Recorded data
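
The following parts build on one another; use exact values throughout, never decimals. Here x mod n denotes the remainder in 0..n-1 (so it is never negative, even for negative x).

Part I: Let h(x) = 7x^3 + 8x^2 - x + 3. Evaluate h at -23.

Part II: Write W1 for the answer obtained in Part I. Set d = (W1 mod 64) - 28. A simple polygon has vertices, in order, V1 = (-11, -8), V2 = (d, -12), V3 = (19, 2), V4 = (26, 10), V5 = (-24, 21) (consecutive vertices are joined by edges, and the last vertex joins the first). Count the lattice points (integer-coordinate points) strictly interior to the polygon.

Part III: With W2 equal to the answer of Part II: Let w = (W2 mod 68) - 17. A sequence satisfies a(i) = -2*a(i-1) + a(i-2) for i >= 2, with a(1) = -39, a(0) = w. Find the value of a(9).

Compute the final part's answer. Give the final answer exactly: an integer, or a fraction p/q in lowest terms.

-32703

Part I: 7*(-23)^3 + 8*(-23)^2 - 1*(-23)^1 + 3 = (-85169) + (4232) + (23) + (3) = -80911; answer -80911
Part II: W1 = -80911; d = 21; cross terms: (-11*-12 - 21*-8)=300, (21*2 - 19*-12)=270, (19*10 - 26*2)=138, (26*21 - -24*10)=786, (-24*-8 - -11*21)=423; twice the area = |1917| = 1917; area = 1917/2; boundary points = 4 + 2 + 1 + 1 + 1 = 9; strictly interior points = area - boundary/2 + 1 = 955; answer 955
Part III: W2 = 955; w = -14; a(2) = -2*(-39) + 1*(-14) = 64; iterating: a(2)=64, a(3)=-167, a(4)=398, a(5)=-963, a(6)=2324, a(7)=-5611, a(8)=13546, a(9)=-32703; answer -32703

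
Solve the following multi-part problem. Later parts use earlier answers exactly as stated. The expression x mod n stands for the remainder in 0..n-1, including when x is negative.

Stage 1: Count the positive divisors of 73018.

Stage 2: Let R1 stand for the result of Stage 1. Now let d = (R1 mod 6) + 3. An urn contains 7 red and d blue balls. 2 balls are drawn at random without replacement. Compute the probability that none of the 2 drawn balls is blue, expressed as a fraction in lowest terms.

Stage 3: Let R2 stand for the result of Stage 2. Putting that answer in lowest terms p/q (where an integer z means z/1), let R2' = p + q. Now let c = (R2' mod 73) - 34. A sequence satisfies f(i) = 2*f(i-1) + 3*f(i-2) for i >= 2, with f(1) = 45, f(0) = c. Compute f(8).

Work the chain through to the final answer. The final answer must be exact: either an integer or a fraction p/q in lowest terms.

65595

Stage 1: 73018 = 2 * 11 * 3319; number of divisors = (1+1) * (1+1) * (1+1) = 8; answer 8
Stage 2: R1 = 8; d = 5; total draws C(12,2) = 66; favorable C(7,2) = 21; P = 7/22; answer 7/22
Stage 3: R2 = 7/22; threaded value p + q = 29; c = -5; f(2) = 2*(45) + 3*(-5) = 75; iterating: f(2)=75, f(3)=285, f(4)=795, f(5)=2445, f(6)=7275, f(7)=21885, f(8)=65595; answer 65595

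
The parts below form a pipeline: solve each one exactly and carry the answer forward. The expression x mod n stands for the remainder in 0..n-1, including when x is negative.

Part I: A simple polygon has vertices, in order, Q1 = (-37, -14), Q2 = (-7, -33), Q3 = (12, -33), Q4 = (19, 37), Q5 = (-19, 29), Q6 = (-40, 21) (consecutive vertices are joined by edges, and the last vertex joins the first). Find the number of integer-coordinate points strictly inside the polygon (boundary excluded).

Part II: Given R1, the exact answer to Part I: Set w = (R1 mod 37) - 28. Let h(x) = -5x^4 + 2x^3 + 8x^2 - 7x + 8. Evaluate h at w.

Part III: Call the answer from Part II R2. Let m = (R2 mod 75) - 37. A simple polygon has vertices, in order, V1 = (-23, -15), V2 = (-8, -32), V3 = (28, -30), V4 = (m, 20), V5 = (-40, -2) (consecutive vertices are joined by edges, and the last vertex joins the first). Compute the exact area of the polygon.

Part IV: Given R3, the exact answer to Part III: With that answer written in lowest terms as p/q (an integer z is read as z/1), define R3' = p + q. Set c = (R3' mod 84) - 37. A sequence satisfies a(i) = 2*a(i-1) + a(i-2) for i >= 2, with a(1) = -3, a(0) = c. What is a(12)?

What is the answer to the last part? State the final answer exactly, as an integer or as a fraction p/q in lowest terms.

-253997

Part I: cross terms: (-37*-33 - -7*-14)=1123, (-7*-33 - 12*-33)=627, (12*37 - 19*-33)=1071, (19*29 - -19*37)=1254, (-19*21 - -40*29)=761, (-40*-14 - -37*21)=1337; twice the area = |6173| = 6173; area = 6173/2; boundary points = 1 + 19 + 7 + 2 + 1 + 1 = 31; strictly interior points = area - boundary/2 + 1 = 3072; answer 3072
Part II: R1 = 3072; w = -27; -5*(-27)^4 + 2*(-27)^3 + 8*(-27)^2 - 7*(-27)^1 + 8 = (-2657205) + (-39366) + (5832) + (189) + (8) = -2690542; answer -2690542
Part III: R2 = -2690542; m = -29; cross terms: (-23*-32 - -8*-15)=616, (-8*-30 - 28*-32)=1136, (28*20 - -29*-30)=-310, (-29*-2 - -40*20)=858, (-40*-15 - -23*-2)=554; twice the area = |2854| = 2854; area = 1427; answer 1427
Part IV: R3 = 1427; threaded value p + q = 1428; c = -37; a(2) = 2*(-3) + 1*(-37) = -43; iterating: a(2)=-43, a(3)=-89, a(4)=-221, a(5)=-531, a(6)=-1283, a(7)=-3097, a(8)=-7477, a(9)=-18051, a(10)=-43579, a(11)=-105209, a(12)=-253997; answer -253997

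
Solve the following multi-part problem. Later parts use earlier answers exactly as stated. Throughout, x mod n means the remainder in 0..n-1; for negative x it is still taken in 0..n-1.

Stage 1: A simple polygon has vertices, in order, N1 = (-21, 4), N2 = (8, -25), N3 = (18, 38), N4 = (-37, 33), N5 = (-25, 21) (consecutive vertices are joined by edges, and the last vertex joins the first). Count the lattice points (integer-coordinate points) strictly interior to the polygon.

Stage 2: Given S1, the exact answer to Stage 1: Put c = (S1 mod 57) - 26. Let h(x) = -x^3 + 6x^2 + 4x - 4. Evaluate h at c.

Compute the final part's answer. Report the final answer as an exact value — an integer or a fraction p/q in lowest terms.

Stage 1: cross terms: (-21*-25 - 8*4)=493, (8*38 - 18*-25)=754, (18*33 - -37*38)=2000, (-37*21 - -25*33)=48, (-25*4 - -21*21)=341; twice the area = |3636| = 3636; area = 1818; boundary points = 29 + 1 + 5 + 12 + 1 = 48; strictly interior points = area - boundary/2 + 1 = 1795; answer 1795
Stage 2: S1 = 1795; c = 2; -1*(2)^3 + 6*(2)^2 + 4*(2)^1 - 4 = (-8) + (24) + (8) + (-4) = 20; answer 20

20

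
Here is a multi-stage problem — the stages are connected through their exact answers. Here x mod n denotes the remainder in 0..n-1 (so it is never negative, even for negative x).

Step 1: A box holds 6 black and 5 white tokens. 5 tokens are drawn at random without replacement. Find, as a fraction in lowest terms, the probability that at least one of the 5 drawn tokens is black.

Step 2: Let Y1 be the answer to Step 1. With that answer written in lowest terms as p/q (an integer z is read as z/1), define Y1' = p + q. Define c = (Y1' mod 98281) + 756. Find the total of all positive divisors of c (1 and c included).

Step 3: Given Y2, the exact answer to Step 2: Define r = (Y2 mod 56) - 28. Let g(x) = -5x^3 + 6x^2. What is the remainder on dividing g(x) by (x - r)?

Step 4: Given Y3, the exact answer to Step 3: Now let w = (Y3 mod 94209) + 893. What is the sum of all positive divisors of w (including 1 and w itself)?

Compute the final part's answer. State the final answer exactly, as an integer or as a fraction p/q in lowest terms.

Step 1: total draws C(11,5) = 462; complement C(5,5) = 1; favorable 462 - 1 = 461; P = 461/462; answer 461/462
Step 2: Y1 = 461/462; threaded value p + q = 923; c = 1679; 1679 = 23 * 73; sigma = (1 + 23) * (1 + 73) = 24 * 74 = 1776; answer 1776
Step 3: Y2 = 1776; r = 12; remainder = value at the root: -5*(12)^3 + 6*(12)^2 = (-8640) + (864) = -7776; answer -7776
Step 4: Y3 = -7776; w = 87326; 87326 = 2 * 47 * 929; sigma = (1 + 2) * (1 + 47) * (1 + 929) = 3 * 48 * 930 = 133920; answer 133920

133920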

▸ ACTIVITY
From the data above, output only the lines between the line containing "Part II: Write" and the line containing "Part III: With W2", inclusive, exactly as written.

▸ OUTPUT FOR THIS EXERCISE
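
Part II: Write W1 for the answer obtained in Part I. Set d = (W1 mod 64) - 28. A simple polygon has vertices, in order, V1 = (-11, -8), V2 = (d, -12), V3 = (19, 2), V4 = (26, 10), V5 = (-24, 21) (consecutive vertices are joined by edges, and the last vertex joins the first). Count the lattice points (integer-coordinate points) strictly interior to the polygon.

Part III: With W2 equal to the answer of Part II: Let w = (W2 mod 68) - 17. A sequence satisfies a(i) = -2*a(i-1) + a(i-2) for i >= 2, with a(1) = -39, a(0) = w. Find the value of a(9).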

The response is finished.